- HOW TO COMPLETE THIS TASK -
Every line of the material must be written out again unchanged.

-*-

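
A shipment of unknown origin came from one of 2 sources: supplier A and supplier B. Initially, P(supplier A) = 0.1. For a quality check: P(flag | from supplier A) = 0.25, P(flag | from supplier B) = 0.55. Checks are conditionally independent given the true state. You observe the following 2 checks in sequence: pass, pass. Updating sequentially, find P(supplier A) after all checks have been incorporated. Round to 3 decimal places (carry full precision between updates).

After 'pass': P(supplier A) = 0.75·0.1000 / (0.75·0.1000 + 0.45·0.9000) ≈ 0.1562
After 'pass': P(supplier A) = 0.75·0.1562 / (0.75·0.1562 + 0.45·0.8438) ≈ 0.2358

0.236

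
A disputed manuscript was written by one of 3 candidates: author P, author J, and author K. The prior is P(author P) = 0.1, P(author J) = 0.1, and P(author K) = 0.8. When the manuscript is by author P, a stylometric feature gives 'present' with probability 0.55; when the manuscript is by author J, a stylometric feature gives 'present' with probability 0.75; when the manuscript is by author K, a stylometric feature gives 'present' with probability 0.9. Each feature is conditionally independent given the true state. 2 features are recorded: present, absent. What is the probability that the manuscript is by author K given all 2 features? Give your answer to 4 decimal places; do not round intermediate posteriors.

0.6234

After 'present': normaliser = 0.55·0.1000 + 0.75·0.1000 + 0.9·0.8000; P(author P) ≈ 0.0647, P(author J) ≈ 0.0882, P(author K) ≈ 0.8471
After 'absent': normaliser = 0.45·0.0647 + 0.25·0.0882 + 0.1·0.8471; P(author P) ≈ 0.2143, P(author J) ≈ 0.1623, P(author K) ≈ 0.6234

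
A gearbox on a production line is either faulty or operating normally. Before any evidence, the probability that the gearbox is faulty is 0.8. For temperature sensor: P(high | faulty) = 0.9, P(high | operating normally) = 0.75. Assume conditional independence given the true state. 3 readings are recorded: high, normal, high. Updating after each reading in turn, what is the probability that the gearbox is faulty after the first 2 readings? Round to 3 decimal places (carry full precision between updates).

Each posterior becomes the prior for the next update.
After 'high': P(faulty) = 0.9·0.8000 / (0.9·0.8000 + 0.75·0.2000) ≈ 0.8276
After 'normal': P(faulty) = 0.1·0.8276 / (0.1·0.8276 + 0.25·0.1724) ≈ 0.6575

0.658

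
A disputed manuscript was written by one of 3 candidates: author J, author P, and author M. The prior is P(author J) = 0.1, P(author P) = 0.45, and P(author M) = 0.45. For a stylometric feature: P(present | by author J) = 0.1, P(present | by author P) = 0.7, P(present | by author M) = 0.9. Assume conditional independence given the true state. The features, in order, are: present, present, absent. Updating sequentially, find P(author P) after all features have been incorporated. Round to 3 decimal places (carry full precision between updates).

0.639

After 'present': normaliser = 0.1·0.1000 + 0.7·0.4500 + 0.9·0.4500; P(author J) ≈ 0.0137, P(author P) ≈ 0.4315, P(author M) ≈ 0.5548
After 'present': normaliser = 0.1·0.0137 + 0.7·0.4315 + 0.9·0.5548; P(author J) ≈ 0.0017, P(author P) ≈ 0.3763, P(author M) ≈ 0.6220
After 'absent': normaliser = 0.9·0.0017 + 0.3·0.3763 + 0.1·0.6220; P(author J) ≈ 0.0087, P(author P) ≈ 0.6391, P(author M) ≈ 0.3522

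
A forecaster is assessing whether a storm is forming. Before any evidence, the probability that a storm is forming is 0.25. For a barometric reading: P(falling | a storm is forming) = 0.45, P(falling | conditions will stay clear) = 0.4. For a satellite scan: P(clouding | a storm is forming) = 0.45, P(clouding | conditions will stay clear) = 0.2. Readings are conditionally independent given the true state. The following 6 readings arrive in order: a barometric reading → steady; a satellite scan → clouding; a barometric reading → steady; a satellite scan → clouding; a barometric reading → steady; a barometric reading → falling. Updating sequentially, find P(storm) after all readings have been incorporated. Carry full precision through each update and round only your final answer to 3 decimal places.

After a barometric reading='steady': P(storm) = 0.55·0.2500 / (0.55·0.2500 + 0.6·0.7500) ≈ 0.2340
After a satellite scan='clouding': P(storm) = 0.45·0.2340 / (0.45·0.2340 + 0.2·0.7660) ≈ 0.4074
After a barometric reading='steady': P(storm) = 0.55·0.4074 / (0.55·0.4074 + 0.6·0.5926) ≈ 0.3866
After a satellite scan='clouding': P(storm) = 0.45·0.3866 / (0.45·0.3866 + 0.2·0.6134) ≈ 0.5864
After a barometric reading='steady': P(storm) = 0.55·0.5864 / (0.55·0.5864 + 0.6·0.4136) ≈ 0.5652
After a barometric reading='falling': P(storm) = 0.45·0.5652 / (0.45·0.5652 + 0.4·0.4348) ≈ 0.5939

0.594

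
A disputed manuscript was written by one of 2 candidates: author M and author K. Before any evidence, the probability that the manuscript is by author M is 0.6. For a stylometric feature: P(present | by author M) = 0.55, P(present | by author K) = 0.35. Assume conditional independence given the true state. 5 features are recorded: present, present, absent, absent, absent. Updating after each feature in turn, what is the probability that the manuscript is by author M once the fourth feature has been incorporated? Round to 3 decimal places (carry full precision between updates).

0.640

Apply Bayes' rule sequentially, carrying P(author M) forward.
After 'present': P(author M) = 0.55·0.6000 / (0.55·0.6000 + 0.35·0.4000) ≈ 0.7021
After 'present': P(author M) = 0.55·0.7021 / (0.55·0.7021 + 0.35·0.2979) ≈ 0.7874
After 'absent': P(author M) = 0.45·0.7874 / (0.45·0.7874 + 0.65·0.2126) ≈ 0.7194
After 'absent': P(author M) = 0.45·0.7194 / (0.45·0.7194 + 0.65·0.2806) ≈ 0.6397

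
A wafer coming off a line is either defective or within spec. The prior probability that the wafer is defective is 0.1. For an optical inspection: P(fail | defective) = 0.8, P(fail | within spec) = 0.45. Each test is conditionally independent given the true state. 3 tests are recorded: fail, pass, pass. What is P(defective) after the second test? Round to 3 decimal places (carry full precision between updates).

After 'fail': P(defective) = 0.8·0.1000 / (0.8·0.1000 + 0.45·0.9000) ≈ 0.1649
After 'pass': P(defective) = 0.2·0.1649 / (0.2·0.1649 + 0.55·0.8351) ≈ 0.0670

0.067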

-*-

- FINAL ANSWER -
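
A shipment of unknown origin came from one of 2 sources: supplier A and supplier B. Initially, P(supplier A) = 0.1. For a quality check: P(flag | from supplier A) = 0.25, P(flag | from supplier B) = 0.55. Checks are conditionally independent given the true state. You observe the following 2 checks in sequence: pass, pass. Updating sequentially, find P(supplier A) after all checks have been incorporated. Round to 3 decimal places (carry full precision between updates).

After 'pass': P(supplier A) = 0.75·0.1000 / (0.75·0.1000 + 0.45·0.9000) ≈ 0.1562
After 'pass': P(supplier A) = 0.75·0.1562 / (0.75·0.1562 + 0.45·0.8438) ≈ 0.2358

0.236

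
A disputed manuscript was written by one of 3 candidates: author P, author J, and author K. The prior is P(author P) = 0.1, P(author J) = 0.1, and P(author K) = 0.8. When the manuscript is by author P, a stylometric feature gives 'present' with probability 0.55; when the manuscript is by author J, a stylometric feature gives 'present' with probability 0.75; when the manuscript is by author K, a stylometric feature gives 'present' with probability 0.9. Each feature is conditionally independent given the true state. 2 features are recorded: present, absent. What is the probability that the manuscript is by author K given all 2 features? Give your answer to 4 decimal places; do not round intermediate posteriors.

0.6234

After 'present': normaliser = 0.55·0.1000 + 0.75·0.1000 + 0.9·0.8000; P(author P) ≈ 0.0647, P(author J) ≈ 0.0882, P(author K) ≈ 0.8471
After 'absent': normaliser = 0.45·0.0647 + 0.25·0.0882 + 0.1·0.8471; P(author P) ≈ 0.2143, P(author J) ≈ 0.1623, P(author K) ≈ 0.6234

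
A gearbox on a production line is either faulty or operating normally. Before any evidence, the probability that the gearbox is faulty is 0.8. For temperature sensor: P(high | faulty) = 0.9, P(high | operating normally) = 0.75. Assume conditional independence given the true state. 3 readings are recorded: high, normal, high. Updating after each reading in turn, what is the probability that the gearbox is faulty after the first 2 readings? Round to 3 decimal places (carry full precision between updates).

Each posterior becomes the prior for the next update.
After 'high': P(faulty) = 0.9·0.8000 / (0.9·0.8000 + 0.75·0.2000) ≈ 0.8276
After 'normal': P(faulty) = 0.1·0.8276 / (0.1·0.8276 + 0.25·0.1724) ≈ 0.6575

0.658

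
A disputed manuscript was written by one of 3 candidates: author J, author P, and author M. The prior is P(author J) = 0.1, P(author P) = 0.45, and P(author M) = 0.45. For a stylometric feature: P(present | by author J) = 0.1, P(present | by author P) = 0.7, P(present | by author M) = 0.9. Assume conditional independence given the true state. The features, in order, are: present, present, absent. Updating sequentially, find P(author P) after all features have been incorporated. Round to 3 decimal places (carry full precision between updates).

0.639

After 'present': normaliser = 0.1·0.1000 + 0.7·0.4500 + 0.9·0.4500; P(author J) ≈ 0.0137, P(author P) ≈ 0.4315, P(author M) ≈ 0.5548
After 'present': normaliser = 0.1·0.0137 + 0.7·0.4315 + 0.9·0.5548; P(author J) ≈ 0.0017, P(author P) ≈ 0.3763, P(author M) ≈ 0.6220
After 'absent': normaliser = 0.9·0.0017 + 0.3·0.3763 + 0.1·0.6220; P(author J) ≈ 0.0087, P(author P) ≈ 0.6391, P(author M) ≈ 0.3522

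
A forecaster is assessing whether a storm is forming. Before any evidence, the probability that a storm is forming is 0.25. For a barometric reading: P(falling | a storm is forming) = 0.45, P(falling | conditions will stay clear) = 0.4. For a satellite scan: P(clouding | a storm is forming) = 0.45, P(clouding | conditions will stay clear) = 0.2. Readings are conditionally independent given the true state. The following 6 readings arrive in order: a barometric reading → steady; a satellite scan → clouding; a barometric reading → steady; a satellite scan → clouding; a barometric reading → steady; a barometric reading → falling. Updating sequentially, find P(storm) after all readings have been incorporated. Carry full precision through each update and round only your final answer to 3 decimal places.

After a barometric reading='steady': P(storm) = 0.55·0.2500 / (0.55·0.2500 + 0.6·0.7500) ≈ 0.2340
After a satellite scan='clouding': P(storm) = 0.45·0.2340 / (0.45·0.2340 + 0.2·0.7660) ≈ 0.4074
After a barometric reading='steady': P(storm) = 0.55·0.4074 / (0.55·0.4074 + 0.6·0.5926) ≈ 0.3866
After a satellite scan='clouding': P(storm) = 0.45·0.3866 / (0.45·0.3866 + 0.2·0.6134) ≈ 0.5864
After a barometric reading='steady': P(storm) = 0.55·0.5864 / (0.55·0.5864 + 0.6·0.4136) ≈ 0.5652
After a barometric reading='falling': P(storm) = 0.45·0.5652 / (0.45·0.5652 + 0.4·0.4348) ≈ 0.5939

0.594

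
A disputed manuscript was written by one of 2 candidates: author M and author K. Before any evidence, the probability that the manuscript is by author M is 0.6. For a stylometric feature: P(present | by author M) = 0.55, P(present | by author K) = 0.35. Assume conditional independence given the true state. 5 features are recorded: present, present, absent, absent, absent. Updating after each feature in turn, what is the probability that the manuscript is by author M once the fourth feature has been incorporated? Round to 3 decimal places (carry full precision between updates).

0.640

Apply Bayes' rule sequentially, carrying P(author M) forward.
After 'present': P(author M) = 0.55·0.6000 / (0.55·0.6000 + 0.35·0.4000) ≈ 0.7021
After 'present': P(author M) = 0.55·0.7021 / (0.55·0.7021 + 0.35·0.2979) ≈ 0.7874
After 'absent': P(author M) = 0.45·0.7874 / (0.45·0.7874 + 0.65·0.2126) ≈ 0.7194
After 'absent': P(author M) = 0.45·0.7194 / (0.45·0.7194 + 0.65·0.2806) ≈ 0.6397

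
A wafer coming off a line is either defective or within spec. The prior probability that the wafer is defective is 0.1. For an optical inspection: P(fail | defective) = 0.8, P(fail | within spec) = 0.45. Each test is conditionally independent given the true state. 3 tests are recorded: fail, pass, pass. What is P(defective) after the second test? Round to 3 decimal places (carry full precision between updates).

After 'fail': P(defective) = 0.8·0.1000 / (0.8·0.1000 + 0.45·0.9000) ≈ 0.1649
After 'pass': P(defective) = 0.2·0.1649 / (0.2·0.1649 + 0.55·0.8351) ≈ 0.0670

0.067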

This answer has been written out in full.